== What the exercise asks ==
Search the material for lines containing the word "described", and copy each one.

== Task input ==

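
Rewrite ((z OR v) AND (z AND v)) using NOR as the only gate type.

((((z NOR v) NOR (z NOR v)) NOR ((z NOR v) NOR (z NOR v))) NOR (((z NOR z) NOR (v NOR v)) NOR ((z NOR z) NOR (v NOR v))))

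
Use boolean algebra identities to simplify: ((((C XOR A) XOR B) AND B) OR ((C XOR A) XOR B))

By absorption (E OR (E AND v) = E):
= ((C XOR A) XOR B)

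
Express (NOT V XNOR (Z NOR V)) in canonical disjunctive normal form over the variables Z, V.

(NOT Z AND NOT V) OR (NOT Z AND V) OR (Z AND V)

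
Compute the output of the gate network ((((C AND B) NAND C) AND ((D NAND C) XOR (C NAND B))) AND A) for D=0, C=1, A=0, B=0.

Substituting: ((((1 AND 0) NAND 1) AND ((0 NAND 1) XOR (1 NAND 0))) AND 0)
= 0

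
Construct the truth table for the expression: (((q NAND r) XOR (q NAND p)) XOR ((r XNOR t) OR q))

t | r | q | p | Output
----------------------
0 | 0 | 0 | 0 | 1
0 | 0 | 0 | 1 | 1
0 | 0 | 1 | 0 | 1
0 | 0 | 1 | 1 | 0
0 | 1 | 0 | 0 | 0
0 | 1 | 0 | 1 | 0
0 | 1 | 1 | 0 | 0
0 | 1 | 1 | 1 | 1
1 | 0 | 0 | 0 | 0
1 | 0 | 0 | 1 | 0
1 | 0 | 1 | 0 | 1
1 | 0 | 1 | 1 | 0
1 | 1 | 0 | 0 | 1
1 | 1 | 0 | 1 | 1
1 | 1 | 1 | 0 | 0
1 | 1 | 1 | 1 | 1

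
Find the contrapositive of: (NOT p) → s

Contrapositive: NOT s → p
Note: A statement and its contrapositive are logically equivalent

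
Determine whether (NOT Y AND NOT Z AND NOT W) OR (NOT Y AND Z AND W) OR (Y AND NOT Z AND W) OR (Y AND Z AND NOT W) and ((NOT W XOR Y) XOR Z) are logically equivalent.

Yes, they are equivalent — the two output columns agree on all 8 assignments:
Y | Z | W | Expression 1 | Expression 2
---------------------------------------
0 | 0 | 0 | 1 | 1
0 | 0 | 1 | 0 | 0
0 | 1 | 0 | 0 | 0
0 | 1 | 1 | 1 | 1
1 | 0 | 0 | 0 | 0
1 | 0 | 1 | 1 | 1
1 | 1 | 0 | 1 | 1
1 | 1 | 1 | 0 | 0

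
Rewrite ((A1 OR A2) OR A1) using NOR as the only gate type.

((((A1 NOR A2) NOR (A1 NOR A2)) NOR A1) NOR (((A1 NOR A2) NOR (A1 NOR A2)) NOR A1))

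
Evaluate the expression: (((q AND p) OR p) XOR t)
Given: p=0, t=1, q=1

Substituting: (((1 AND 0) OR 0) XOR 1)
= 1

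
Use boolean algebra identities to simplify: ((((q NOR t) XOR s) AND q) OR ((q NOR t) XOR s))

By absorption (E OR (E AND v) = E):
= ((q NOR t) XOR s)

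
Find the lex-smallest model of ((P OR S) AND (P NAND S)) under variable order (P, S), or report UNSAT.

P=0, S=1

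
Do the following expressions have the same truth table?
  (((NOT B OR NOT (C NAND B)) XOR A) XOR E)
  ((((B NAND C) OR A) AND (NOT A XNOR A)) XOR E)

No. Counterexample: with B=0, A=0, C=0, E=0, Expression 1 = 1 but Expression 2 = 0.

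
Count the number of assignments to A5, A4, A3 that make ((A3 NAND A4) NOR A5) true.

Satisfying assignments: (0,1,1)
Count: 1 out of 8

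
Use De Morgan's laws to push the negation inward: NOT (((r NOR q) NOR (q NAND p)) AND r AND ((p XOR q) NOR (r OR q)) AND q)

NOT ((r NOR q) NOR (q NAND p)) OR NOT r OR NOT ((p XOR q) NOR (r OR q)) OR NOT q
De Morgan's: NOT(AND of terms) = OR of negations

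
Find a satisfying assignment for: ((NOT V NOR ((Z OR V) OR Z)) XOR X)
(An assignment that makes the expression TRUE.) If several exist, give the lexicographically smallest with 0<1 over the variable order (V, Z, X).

V=0, Z=0, X=1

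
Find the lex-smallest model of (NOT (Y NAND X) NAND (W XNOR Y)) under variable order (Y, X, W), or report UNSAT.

Y=0, X=0, W=0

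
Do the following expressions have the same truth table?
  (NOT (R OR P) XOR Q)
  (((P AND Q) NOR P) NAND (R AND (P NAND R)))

No. Counterexample: with R=0, Q=0, P=1, Expression 1 = 0 but Expression 2 = 1.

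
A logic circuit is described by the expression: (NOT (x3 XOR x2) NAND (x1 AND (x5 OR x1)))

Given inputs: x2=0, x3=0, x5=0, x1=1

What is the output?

Substituting: (NOT (0 XOR 0) NAND (1 AND (0 OR 1)))
= 0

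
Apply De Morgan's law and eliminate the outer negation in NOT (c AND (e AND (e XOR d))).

NOT c OR NOT (e AND (e XOR d))
De Morgan's: NOT(AND of terms) = OR of negations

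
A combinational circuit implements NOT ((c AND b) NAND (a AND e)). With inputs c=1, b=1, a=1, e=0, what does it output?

Substituting: NOT ((1 AND 1) NAND (1 AND 0))
= 0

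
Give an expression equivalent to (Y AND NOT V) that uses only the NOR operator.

((Y NOR Y) NOR ((V NOR V) NOR (V NOR V)))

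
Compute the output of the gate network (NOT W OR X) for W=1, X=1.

Substituting: (NOT 1 OR 1)
= 1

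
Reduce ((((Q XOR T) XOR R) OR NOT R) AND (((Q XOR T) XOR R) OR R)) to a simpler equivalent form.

By distribution ((E OR v) AND (E OR NOT v) = E):
= ((Q XOR T) XOR R)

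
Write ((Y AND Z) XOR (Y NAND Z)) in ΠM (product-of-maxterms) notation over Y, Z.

ΠM() = TRUE (no maxterms)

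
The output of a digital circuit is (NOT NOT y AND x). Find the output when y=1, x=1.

Substituting: (NOT NOT 1 AND 1)
= 1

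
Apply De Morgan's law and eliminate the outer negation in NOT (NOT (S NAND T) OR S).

(S NAND T) AND NOT S
De Morgan's: NOT(OR of terms) = AND of negations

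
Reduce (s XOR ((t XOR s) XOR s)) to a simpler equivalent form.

By XOR self-cancellation ((E XOR v) XOR v = E):
= (t XOR s)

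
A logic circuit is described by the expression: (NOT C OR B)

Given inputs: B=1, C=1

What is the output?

Substituting: (NOT 1 OR 1)
= 1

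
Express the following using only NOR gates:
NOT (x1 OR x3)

(((x1 NOR x3) NOR (x1 NOR x3)) NOR ((x1 NOR x3) NOR (x1 NOR x3)))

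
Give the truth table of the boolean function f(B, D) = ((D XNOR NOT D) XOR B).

B | D | Output
--------------
0 | 0 | 0
0 | 1 | 0
1 | 0 | 1
1 | 1 | 1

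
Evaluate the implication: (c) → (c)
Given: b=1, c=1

Antecedent (c) = 1; consequent (c) = 1.
1 → 1 = 1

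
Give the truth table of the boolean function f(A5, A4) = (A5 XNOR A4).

A5 | A4 | Output
----------------
0 | 0 | 1
0 | 1 | 0
1 | 0 | 0
1 | 1 | 1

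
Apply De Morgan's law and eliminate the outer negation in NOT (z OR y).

NOT z AND NOT y
De Morgan's: NOT(OR of terms) = AND of negations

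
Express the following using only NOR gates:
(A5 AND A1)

((A5 NOR A5) NOR (A1 NOR A1))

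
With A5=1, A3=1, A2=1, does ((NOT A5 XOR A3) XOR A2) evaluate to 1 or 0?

Substituting: ((NOT 1 XOR 1) XOR 1)
= 0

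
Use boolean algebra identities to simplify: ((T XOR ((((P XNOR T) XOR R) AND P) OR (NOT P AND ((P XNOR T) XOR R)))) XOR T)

By XOR self-cancellation ((E XOR v) XOR v = E) then distribution ((E AND v) OR (E AND NOT v) = E):
= ((P XNOR T) XOR R)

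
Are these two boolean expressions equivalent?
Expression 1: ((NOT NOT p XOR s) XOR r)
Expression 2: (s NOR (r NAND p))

No. Counterexample: with p=0, s=0, r=1, Expression 1 = 1 but Expression 2 = 0.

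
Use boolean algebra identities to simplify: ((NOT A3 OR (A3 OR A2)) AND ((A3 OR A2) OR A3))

By distribution ((E OR v) AND (E OR NOT v) = E):
= (A3 OR A2)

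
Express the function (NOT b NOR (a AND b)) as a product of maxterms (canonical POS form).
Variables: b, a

ΠM(0, 1, 3) = (b OR a) AND (b OR NOT a) AND (NOT b OR NOT a)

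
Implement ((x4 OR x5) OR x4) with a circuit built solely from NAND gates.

((((x4 NAND x4) NAND (x5 NAND x5)) NAND ((x4 NAND x4) NAND (x5 NAND x5))) NAND (x4 NAND x4))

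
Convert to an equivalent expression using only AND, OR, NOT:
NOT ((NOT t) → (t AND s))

(NOT t) AND NOT (t AND s)
(Negated implication: NOT(A → B) = A AND NOT B)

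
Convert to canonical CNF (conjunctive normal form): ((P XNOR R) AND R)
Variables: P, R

(P OR R) AND (P OR NOT R) AND (NOT P OR R)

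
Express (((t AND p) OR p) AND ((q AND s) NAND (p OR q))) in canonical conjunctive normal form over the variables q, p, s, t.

(q OR p OR s OR t) AND (q OR p OR s OR NOT t) AND (q OR p OR NOT s OR t) AND (q OR p OR NOT s OR NOT t) AND (NOT q OR p OR s OR t) AND (NOT q OR p OR s OR NOT t) AND (NOT q OR p OR NOT s OR t) AND (NOT q OR p OR NOT s OR NOT t) AND (NOT q OR NOT p OR NOT s OR t) AND (NOT q OR NOT p OR NOT s OR NOT t)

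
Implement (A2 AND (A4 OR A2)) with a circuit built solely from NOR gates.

((A2 NOR A2) NOR (((A4 NOR A2) NOR (A4 NOR A2)) NOR ((A4 NOR A2) NOR (A4 NOR A2))))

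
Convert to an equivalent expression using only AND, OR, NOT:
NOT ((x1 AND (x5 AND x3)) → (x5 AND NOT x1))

(x1 AND (x5 AND x3)) AND NOT (x5 AND NOT x1)
(Negated implication: NOT(A → B) = A AND NOT B)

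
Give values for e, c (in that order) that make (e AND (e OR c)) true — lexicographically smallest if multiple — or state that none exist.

e=1, c=0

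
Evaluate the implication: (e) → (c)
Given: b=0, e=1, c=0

Antecedent (e) = 1; consequent (c) = 0.
1 → 0 = 0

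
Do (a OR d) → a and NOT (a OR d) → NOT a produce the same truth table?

No, Inverse is not equivalent to original (counterexample: a=0, d=1)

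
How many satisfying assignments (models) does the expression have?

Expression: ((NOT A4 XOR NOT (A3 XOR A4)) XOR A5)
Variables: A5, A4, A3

Satisfying assignments: (0,0,1), (0,1,1), (1,0,0), (1,1,0)
Count: 4 out of 8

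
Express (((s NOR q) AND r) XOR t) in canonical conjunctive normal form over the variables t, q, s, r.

(t OR q OR s OR r) AND (t OR q OR NOT s OR r) AND (t OR q OR NOT s OR NOT r) AND (t OR NOT q OR s OR r) AND (t OR NOT q OR s OR NOT r) AND (t OR NOT q OR NOT s OR r) AND (t OR NOT q OR NOT s OR NOT r) AND (NOT t OR q OR s OR NOT r)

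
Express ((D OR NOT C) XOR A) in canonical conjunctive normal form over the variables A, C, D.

(A OR NOT C OR D) AND (NOT A OR C OR D) AND (NOT A OR C OR NOT D) AND (NOT A OR NOT C OR NOT D)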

== Answer section ==
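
A logic circuit is described by the expression: (NOT (x3 XOR x2) NAND (x1 AND (x5 OR x1)))
A logic circuit is described by the expression: (NOT C OR B)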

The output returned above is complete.